▸ REQUIRED WORK
Exactly the lines from the one holding "A contract packager" through the final line of the data are wanted, copied as written.

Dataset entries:
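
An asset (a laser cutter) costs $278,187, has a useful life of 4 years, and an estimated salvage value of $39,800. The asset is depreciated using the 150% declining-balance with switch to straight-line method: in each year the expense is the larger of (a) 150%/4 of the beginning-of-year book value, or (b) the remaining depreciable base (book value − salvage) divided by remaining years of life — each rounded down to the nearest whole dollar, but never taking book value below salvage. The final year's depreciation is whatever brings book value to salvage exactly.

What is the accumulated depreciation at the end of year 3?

$210,270

Depreciable base = $278,187 − $39,800 = $238,387.
Year 1: DB = ⌊$278,187 × 150%/4⌋ = $104,320; SL = ⌊$238,387/4⌋ = $59,596 → take DB $104,320. Book value $173,867.
Year 2: DB = ⌊$173,867 × 150%/4⌋ = $65,200; SL = ⌊$134,067/3⌋ = $44,689 → take DB $65,200. Book value $108,667.
Year 3: DB = ⌊$108,667 × 150%/4⌋ = $40,750; SL = ⌊$68,867/2⌋ = $34,433 → take DB $40,750. Book value $67,917.
Accumulated through year 3 = $278,187 − $67,917 = $210,270.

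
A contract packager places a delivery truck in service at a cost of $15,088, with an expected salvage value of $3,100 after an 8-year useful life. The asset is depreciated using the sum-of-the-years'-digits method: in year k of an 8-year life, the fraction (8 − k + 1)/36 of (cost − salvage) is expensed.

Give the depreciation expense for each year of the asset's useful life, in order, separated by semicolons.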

▸ SOLUTION TO THIS TASK
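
A contract packager places a delivery truck in service at a cost of $15,088, with an expected salvage value of $3,100 after an 8-year useful life. The asset is depreciated using the sum-of-the-years'-digits method: in year k of an 8-year life, the fraction (8 − k + 1)/36 of (cost − salvage) is expensed.

Give the depreciation expense for each year of the asset's useful life, in order, separated by semicolons.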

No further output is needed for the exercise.